▶ [YOUR OBJECTIVE]
If a line of the data below holds the word "following", list it.

INFORMATION GIVEN below:

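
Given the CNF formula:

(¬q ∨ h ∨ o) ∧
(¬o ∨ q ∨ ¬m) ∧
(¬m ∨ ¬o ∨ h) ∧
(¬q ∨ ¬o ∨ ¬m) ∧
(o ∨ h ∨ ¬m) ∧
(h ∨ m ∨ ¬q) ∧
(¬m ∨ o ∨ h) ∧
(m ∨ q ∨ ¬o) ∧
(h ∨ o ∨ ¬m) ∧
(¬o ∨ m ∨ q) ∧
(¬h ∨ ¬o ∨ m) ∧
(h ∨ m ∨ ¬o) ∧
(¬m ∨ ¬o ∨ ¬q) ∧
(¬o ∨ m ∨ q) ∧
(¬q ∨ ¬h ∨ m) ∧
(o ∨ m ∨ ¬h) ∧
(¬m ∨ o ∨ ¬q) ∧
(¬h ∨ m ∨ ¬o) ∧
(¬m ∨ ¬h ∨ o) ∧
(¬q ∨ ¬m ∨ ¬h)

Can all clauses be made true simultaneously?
Yes

Yes, the formula is satisfiable.

One satisfying assignment is: m=False, q=False, h=False, o=False

Verification: With this assignment, all 20 clauses evaluate to true.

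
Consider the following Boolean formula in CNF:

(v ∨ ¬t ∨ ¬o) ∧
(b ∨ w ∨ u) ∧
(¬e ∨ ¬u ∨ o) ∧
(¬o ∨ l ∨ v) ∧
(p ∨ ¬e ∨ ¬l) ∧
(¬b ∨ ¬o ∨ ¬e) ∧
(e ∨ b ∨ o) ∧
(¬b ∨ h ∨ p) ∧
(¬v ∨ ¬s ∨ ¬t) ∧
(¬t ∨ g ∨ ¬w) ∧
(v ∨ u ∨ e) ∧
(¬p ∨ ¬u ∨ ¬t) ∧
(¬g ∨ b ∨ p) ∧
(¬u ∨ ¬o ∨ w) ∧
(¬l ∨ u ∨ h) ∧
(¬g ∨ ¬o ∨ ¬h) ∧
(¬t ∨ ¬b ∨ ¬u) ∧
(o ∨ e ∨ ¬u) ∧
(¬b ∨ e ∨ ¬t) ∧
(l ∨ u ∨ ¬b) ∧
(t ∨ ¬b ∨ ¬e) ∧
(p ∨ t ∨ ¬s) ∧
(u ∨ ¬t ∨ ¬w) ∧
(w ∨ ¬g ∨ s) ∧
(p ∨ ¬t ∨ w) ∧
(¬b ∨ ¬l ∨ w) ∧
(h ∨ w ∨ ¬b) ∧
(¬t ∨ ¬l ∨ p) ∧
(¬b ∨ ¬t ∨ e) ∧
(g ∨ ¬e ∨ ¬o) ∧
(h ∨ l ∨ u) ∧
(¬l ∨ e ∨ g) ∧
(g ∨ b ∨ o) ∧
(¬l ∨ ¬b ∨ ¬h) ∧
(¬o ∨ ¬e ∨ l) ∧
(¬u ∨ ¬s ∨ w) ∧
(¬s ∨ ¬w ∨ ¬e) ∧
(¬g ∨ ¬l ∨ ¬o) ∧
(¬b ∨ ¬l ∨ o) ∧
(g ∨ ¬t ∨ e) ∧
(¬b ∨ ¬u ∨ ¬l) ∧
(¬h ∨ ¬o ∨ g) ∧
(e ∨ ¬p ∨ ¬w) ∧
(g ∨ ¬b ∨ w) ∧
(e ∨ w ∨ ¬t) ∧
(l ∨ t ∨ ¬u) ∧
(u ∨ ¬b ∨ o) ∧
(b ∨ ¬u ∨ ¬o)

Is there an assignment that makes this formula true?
Yes

Yes, the formula is satisfiable.

One satisfying assignment is: u=False, p=True, v=True, t=False, e=True, o=False, g=True, w=True, s=False, l=False, b=False, h=True

Verification: With this assignment, all 48 clauses evaluate to true.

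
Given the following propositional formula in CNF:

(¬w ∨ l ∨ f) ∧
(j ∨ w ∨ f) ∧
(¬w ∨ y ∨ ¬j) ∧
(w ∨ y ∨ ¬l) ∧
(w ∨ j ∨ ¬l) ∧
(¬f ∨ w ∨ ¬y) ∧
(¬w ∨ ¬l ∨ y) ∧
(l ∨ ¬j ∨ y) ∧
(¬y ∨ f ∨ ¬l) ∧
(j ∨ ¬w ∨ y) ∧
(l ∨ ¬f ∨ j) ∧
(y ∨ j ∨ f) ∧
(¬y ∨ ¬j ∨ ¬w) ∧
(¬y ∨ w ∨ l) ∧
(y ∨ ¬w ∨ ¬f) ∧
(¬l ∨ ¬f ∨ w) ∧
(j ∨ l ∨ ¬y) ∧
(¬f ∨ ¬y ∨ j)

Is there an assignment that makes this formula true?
No

No, the formula is not satisfiable.

No assignment of truth values to the variables can make all 18 clauses true simultaneously.

The formula is UNSAT (unsatisfiable).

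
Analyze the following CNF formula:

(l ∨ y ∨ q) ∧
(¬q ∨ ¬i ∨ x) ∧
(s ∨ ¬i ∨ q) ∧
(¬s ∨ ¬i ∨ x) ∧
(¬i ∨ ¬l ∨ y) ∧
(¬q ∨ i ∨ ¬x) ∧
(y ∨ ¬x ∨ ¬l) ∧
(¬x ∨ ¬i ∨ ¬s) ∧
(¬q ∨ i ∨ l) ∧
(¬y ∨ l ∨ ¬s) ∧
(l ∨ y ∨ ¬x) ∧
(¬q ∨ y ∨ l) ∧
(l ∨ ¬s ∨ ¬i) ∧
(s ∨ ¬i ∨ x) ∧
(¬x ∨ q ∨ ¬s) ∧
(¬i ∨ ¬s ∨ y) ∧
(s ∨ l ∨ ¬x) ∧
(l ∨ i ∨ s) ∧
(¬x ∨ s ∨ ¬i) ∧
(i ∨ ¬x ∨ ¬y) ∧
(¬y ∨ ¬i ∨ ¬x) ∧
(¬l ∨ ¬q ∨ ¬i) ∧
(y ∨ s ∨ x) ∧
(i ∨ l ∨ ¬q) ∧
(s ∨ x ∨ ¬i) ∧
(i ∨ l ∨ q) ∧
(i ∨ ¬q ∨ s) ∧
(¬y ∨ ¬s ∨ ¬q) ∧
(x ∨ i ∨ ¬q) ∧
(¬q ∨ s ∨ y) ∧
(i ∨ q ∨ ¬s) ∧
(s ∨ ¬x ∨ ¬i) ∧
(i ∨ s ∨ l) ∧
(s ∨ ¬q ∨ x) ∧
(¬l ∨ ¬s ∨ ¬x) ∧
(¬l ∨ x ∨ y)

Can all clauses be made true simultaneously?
Yes

Yes, the formula is satisfiable.

One satisfying assignment is: i=False, s=False, l=True, y=True, q=False, x=False

Verification: With this assignment, all 36 clauses evaluate to true.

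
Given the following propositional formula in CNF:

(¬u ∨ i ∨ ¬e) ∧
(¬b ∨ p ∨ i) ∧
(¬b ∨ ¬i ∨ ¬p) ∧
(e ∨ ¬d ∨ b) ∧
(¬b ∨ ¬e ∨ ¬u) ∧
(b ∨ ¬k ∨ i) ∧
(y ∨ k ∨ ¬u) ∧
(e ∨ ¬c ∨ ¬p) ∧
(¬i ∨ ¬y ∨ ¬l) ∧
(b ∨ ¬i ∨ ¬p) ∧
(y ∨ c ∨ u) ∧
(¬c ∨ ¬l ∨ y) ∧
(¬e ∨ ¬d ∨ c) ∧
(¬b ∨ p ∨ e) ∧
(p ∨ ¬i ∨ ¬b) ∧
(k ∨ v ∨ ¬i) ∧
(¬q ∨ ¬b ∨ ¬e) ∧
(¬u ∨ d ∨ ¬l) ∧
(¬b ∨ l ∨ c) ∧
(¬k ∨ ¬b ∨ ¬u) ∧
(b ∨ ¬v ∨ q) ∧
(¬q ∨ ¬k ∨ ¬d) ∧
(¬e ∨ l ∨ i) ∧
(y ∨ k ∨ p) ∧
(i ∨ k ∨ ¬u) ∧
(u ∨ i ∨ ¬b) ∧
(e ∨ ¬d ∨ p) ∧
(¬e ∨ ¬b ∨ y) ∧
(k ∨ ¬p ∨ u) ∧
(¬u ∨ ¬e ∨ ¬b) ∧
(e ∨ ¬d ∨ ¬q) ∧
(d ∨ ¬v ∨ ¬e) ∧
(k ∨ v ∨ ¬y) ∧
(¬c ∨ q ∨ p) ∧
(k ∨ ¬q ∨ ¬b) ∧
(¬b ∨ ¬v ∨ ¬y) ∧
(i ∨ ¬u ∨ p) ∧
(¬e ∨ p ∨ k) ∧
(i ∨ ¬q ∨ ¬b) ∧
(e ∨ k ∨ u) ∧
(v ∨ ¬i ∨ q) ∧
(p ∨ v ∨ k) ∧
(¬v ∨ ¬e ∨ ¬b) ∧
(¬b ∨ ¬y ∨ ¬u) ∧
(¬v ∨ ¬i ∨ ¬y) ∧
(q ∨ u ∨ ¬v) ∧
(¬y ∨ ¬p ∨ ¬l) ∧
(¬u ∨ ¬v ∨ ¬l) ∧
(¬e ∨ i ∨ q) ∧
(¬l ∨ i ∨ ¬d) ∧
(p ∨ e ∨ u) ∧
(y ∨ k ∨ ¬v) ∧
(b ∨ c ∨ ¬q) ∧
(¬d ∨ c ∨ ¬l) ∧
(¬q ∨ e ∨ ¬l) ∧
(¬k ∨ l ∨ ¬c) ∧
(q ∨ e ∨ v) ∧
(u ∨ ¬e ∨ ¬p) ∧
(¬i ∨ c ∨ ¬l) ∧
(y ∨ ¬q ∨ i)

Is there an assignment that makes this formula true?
No

No, the formula is not satisfiable.

No assignment of truth values to the variables can make all 60 clauses true simultaneously.

The formula is UNSAT (unsatisfiable).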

End of INFORMATION GIVEN.

▶ [OUTPUT FOR THIS EXERCISE]
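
Consider the following Boolean formula in CNF:
Given the following propositional formula in CNF:
Analyze the following CNF formula:
Given the following propositional formula in CNF: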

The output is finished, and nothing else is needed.